[[ MATERIALS PROVIDED, beginning ]]

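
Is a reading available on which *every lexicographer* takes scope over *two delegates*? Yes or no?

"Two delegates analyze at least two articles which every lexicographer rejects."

No

Structurally, *every lexicographer* is inside the relative clause *which every lexicographer rejects* modifying *at least two articles*.
A relative clause is a scope island — quantifier raising cannot cross its boundary.
Hence only narrow scope for *every lexicographer* (under *two delegates*) survives.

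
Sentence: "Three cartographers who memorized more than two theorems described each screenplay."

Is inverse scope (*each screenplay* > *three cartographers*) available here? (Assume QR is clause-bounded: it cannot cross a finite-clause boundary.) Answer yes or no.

Although the sentence contains a relative clause (*who memorized more than two theorems*), *each screenplay* is outside it, in the matrix VP.
Clause-internal QR can adjoin the lower DP above the subject, yielding the inverse reading.

Yes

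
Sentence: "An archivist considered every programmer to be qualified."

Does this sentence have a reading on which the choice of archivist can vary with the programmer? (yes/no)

Yes

The described interpretation is the *every programmer* > *an archivist* scoping.
*every programmer* is an ECM subject; ECM complements are not islands, and the embedded quantifier may take matrix scope.
QR within a single clause is free, so the lower quantifier may take scope over the higher one.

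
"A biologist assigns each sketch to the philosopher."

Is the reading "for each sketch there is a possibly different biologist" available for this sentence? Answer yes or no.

Yes

The described interpretation is the *each sketch* > *a biologist* scoping.
*each sketch* and *a biologist* are in the same minimal clause.
QR within a single clause is free, so the lower quantifier may take scope over the higher one.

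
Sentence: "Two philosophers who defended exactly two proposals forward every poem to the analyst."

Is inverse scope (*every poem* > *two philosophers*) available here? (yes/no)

Yes

*every poem* is a matrix argument; only *two philosophers* is modified by the relative clause *who defended exactly two proposals*, so the RC island is irrelevant to the target quantifier.
Clause-internal QR can adjoin the lower DP above the subject, yielding the inverse reading.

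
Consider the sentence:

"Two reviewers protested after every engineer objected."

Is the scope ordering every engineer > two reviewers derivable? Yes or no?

No

*every engineer* sits inside the adjunct clause *after every engineer objected*.
The adjunct-island constraint bars QR out of an adverbial clause.
There is no licit LF on which *every engineer* c-commands *two reviewers*.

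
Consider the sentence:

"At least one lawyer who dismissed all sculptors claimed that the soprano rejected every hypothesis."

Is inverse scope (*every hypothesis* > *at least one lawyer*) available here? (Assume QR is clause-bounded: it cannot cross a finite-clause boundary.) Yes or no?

The target quantifier *every hypothesis* is part of the finite complement clause *that the soprano rejected every hypothesis*.
QR is clause-bounded, so the finite complement is a scope island for the embedded quantifier.
The inverse ordering *every hypothesis* > *at least one lawyer* is therefore underivable.
(Only the surface reading survives: one fixed lawyer with respect to all the relevant hypotheses.)

No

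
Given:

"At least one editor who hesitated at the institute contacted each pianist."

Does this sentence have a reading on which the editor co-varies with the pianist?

This is the *each pianist* > *at least one editor* reading.
*each pianist* sits in the matrix clause, not in the relative clause on *at least one editor*.
Ordinary QR to a clause-peripheral position gives the wide-scope LF for the lower DP.

Yes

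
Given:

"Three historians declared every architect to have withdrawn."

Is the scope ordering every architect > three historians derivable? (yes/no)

Yes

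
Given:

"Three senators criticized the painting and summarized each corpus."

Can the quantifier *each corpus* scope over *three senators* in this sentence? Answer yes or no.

No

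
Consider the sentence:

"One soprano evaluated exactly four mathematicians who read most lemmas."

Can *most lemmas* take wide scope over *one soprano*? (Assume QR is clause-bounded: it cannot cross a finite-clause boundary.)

Structurally, *most lemmas* is inside the relative clause *who read most lemmas* modifying *exactly four mathematicians*.
Relative clauses block scope extraction: QR cannot target a position outside the modified NP.
So *most lemmas* cannot raise high enough to outscope *one soprano*; only the surface ordering *one soprano* > *most lemmas* is available.
(Only the surface reading survives: one fixed soprano with respect to all the relevant lemmas.)

No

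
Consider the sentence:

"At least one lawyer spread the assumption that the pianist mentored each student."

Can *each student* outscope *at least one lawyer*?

*each student* sits inside the complex NP *the assumption that the pianist mentored each student*.
The complex NP is opaque for QR — the quantifier is frozen inside the noun's complement.
The inverse ordering *each student* > *at least one lawyer* is therefore underivable.

No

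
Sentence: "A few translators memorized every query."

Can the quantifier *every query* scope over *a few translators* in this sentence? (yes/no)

Yes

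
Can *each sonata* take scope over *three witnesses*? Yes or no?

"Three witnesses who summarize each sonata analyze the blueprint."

The target quantifier *each sonata* is part of the relative clause *who summarize each sonata*.
Relative clauses are scope islands: a quantifier cannot QR out of a relative clause to take scope in the matrix clause.
So the wide-scope reading for *each sonata* is blocked.

No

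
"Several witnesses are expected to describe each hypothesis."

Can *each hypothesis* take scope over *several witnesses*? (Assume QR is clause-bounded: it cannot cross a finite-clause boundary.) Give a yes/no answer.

*each hypothesis* is inside a raising infinitive, which is transparent to QR (no CP barrier), so it behaves as a matrix argument.
With no island boundary between them, the object can take inverse scope over the subject via ordinary QR within the clause.
So *each hypothesis* > *several witnesses* is among the available readings.

Yes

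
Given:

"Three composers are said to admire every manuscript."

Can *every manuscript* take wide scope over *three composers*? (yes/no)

Yes

Raising constructions are monoclausal for scope purposes; *every manuscript* is not separated from *three composers* by any island.
Nothing blocks QR of the lower DP to a position above the higher one, so inverse scope is available.
So *every manuscript* > *three composers* is among the available readings.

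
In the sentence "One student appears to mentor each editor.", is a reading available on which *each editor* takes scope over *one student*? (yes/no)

Infinitival complements of raising predicates do not block QR; *each editor* and *one student* are effectively clausemates.
Nothing blocks QR of the lower DP to a position above the higher one, so inverse scope is available.
Both orderings are possible: *one student* > *each editor* and *each editor* > *one student*.

Yes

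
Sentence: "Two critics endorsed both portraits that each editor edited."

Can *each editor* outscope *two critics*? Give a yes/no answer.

No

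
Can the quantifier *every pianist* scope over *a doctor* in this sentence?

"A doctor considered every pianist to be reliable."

Yes

*every pianist* is an ECM subject; ECM complements are not islands, and the embedded quantifier may take matrix scope.
With no island boundary between them, the object can take inverse scope over the subject via ordinary QR within the clause.
The sentence is scopally ambiguous between *a doctor* > *every pianist* and *every pianist* > *a doctor*.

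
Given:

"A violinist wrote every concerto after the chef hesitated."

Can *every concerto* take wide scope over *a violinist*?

Neither queried DP is inside the adjunct, so the adjunct-island constraint does not apply.
QR within a single clause is free, so the lower quantifier may take scope over the higher one.

Yes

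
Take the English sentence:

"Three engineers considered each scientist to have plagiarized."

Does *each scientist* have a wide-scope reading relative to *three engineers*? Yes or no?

Yes

ECM infinitives lack a CP barrier, so *each scientist* can QR over the matrix subject *three engineers*.
Clause-internal QR can adjoin the lower DP above the subject, yielding the inverse reading.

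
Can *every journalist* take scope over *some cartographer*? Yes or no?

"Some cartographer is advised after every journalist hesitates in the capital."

No

*every journalist* sits inside the adjunct clause *after every journalist hesitates in the capital*.
Scope out of an adjunct clause is unavailable: QR respects the adjunct-island constraint.
So *every journalist* cannot raise high enough to outscope *some cartographer*; only the surface ordering *some cartographer* > *every journalist* is available.
(Only the surface reading survives: one fixed cartographer with respect to all the relevant journalists.)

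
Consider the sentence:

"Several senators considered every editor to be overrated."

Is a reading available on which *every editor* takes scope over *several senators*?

Yes

The ECM infinitive is scope-transparent — *every editor* is free to raise above *several senators*.
Since no island is crossed, the inverse ordering is licensed alongside surface scope.
So *every editor* > *several senators* is among the available readings.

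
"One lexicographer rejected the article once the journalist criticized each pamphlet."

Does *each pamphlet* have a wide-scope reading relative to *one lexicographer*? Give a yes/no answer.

The target quantifier *each pamphlet* is part of the adjunct clause *once the journalist criticized each pamphlet*.
Adjuncts are opaque for quantifier raising; a quantifier in an adjunct stays inside it.
*each pamphlet* is confined to the island and cannot take scope over *one lexicographer*.

No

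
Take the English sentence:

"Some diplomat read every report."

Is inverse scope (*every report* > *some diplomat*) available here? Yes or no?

Yes

*some diplomat* and *every report* are co-arguments of the matrix verb, with nothing but a clause-internal boundary between them.
QR within a single clause is free, so the lower quantifier may take scope over the higher one.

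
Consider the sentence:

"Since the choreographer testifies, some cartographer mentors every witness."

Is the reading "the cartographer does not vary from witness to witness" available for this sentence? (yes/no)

Yes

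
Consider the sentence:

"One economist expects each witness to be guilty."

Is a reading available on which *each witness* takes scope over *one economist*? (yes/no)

Yes

This is an ECM construction: *each witness* is the infinitival subject, Case-marked by the matrix verb, and the infinitive is transparent for QR.
Since no island is crossed, the inverse ordering is licensed alongside surface scope.
Both orderings are possible: *one economist* > *each witness* and *each witness* > *one economist*.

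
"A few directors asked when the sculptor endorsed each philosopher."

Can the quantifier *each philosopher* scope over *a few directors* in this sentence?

No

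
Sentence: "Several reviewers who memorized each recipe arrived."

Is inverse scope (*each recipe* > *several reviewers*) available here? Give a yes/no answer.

No

*each recipe* occurs within the relative clause *who memorized each recipe*.
QR out of a relative clause is ruled out by the relative-clause island constraint.
*each recipe* is confined to the island and cannot take scope over *several reviewers*.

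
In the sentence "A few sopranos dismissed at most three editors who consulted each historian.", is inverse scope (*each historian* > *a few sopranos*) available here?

No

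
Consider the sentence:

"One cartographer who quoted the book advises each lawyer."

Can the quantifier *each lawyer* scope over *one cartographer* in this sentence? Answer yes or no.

The relative clause *who quoted the book* modifies *one cartographer*, but *each lawyer* is not inside that relative clause — it is an argument of the matrix verb.
Nothing blocks QR of the lower DP to a position above the higher one, so inverse scope is available.

Yes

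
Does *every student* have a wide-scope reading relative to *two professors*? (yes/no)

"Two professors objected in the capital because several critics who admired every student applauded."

No

*every student* sits inside the relative clause *who admired every student*, which is itself inside the adjunct *because several critics who admired every student applauded*.
Nested islands: the RC island is itself inside an adjunct island, so wide scope is doubly excluded.
The inverse ordering *every student* > *two professors* is therefore underivable.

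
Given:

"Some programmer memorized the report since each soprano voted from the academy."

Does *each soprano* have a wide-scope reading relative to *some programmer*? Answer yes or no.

No

Structurally, *each soprano* is inside the adjunct clause *since each soprano voted from the academy*.
Scope out of an adjunct clause is unavailable: QR respects the adjunct-island constraint.
*each soprano* is confined to the island and cannot take scope over *some programmer*.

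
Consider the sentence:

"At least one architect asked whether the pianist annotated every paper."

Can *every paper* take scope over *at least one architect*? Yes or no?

*every paper* is embedded in the embedded question *whether the pianist annotated every paper*.
An indirect question is a wh-island; the filled [Spec,CP] blocks QR across the CP edge.
*every paper* is confined to the island and cannot take scope over *at least one architect*.

No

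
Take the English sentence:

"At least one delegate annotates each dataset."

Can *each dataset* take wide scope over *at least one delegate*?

*at least one delegate* and *each dataset* are co-arguments of the matrix verb, with nothing but a clause-internal boundary between them.
QR within a single clause is free, so the lower quantifier may take scope over the higher one.
So *each dataset* > *at least one delegate* is among the available readings.

Yes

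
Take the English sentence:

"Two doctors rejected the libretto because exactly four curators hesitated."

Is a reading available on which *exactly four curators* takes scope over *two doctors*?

No

*exactly four curators* occurs within the adjunct clause *because exactly four curators hesitated*.
Scope out of an adjunct clause is unavailable: QR respects the adjunct-island constraint.
There is no licit LF on which *exactly four curators* c-commands *two doctors*.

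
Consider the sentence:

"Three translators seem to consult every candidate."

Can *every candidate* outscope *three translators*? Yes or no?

Yes

The matrix predicate is a raising verb, whose infinitival complement is not a scope island — *every candidate* can QR into the matrix clause.
Nothing blocks QR of the lower DP to a position above the higher one, so inverse scope is available.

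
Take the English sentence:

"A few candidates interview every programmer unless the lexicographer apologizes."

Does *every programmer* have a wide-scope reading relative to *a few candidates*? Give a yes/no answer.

Neither queried DP is inside the adjunct, so the adjunct-island constraint does not apply.
Nothing blocks QR of the lower DP to a position above the higher one, so inverse scope is available.
Both orderings are possible: *a few candidates* > *every programmer* and *every programmer* > *a few candidates*.

Yes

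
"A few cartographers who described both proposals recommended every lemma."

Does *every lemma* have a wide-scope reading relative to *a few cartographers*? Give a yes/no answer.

*every lemma* is a matrix argument; only *a few cartographers* is modified by the relative clause *who described both proposals*, so the RC island is irrelevant to the target quantifier.
With no island boundary between them, the object can take inverse scope over the subject via ordinary QR within the clause.
So *every lemma* > *a few cartographers* is among the available readings.

Yes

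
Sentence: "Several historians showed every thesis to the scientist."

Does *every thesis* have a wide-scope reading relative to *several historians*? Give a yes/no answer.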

[[ MATERIALS PROVIDED, end ]]

ABOUT THIS EXERCISE: What do the lines above say from the one containing "one lawyer spread" down to the one containing "witnesses are expected"? Return them exactly, both end lines included, and only them.

ANSWER TO THE PROBLEM:
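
"At least one lawyer spread the assumption that the pianist mentored each student."

Can *each student* outscope *at least one lawyer*?

*each student* sits inside the complex NP *the assumption that the pianist mentored each student*.
The complex NP is opaque for QR — the quantifier is frozen inside the noun's complement.
The inverse ordering *each student* > *at least one lawyer* is therefore underivable.

No

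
Sentence: "A few translators memorized every query."

Can the quantifier *every query* scope over *a few translators* in this sentence? (yes/no)

Yes

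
Can *each sonata* take scope over *three witnesses*? Yes or no?

"Three witnesses who summarize each sonata analyze the blueprint."

The target quantifier *each sonata* is part of the relative clause *who summarize each sonata*.
Relative clauses are scope islands: a quantifier cannot QR out of a relative clause to take scope in the matrix clause.
So the wide-scope reading for *each sonata* is blocked.

No

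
"Several witnesses are expected to describe each hypothesis."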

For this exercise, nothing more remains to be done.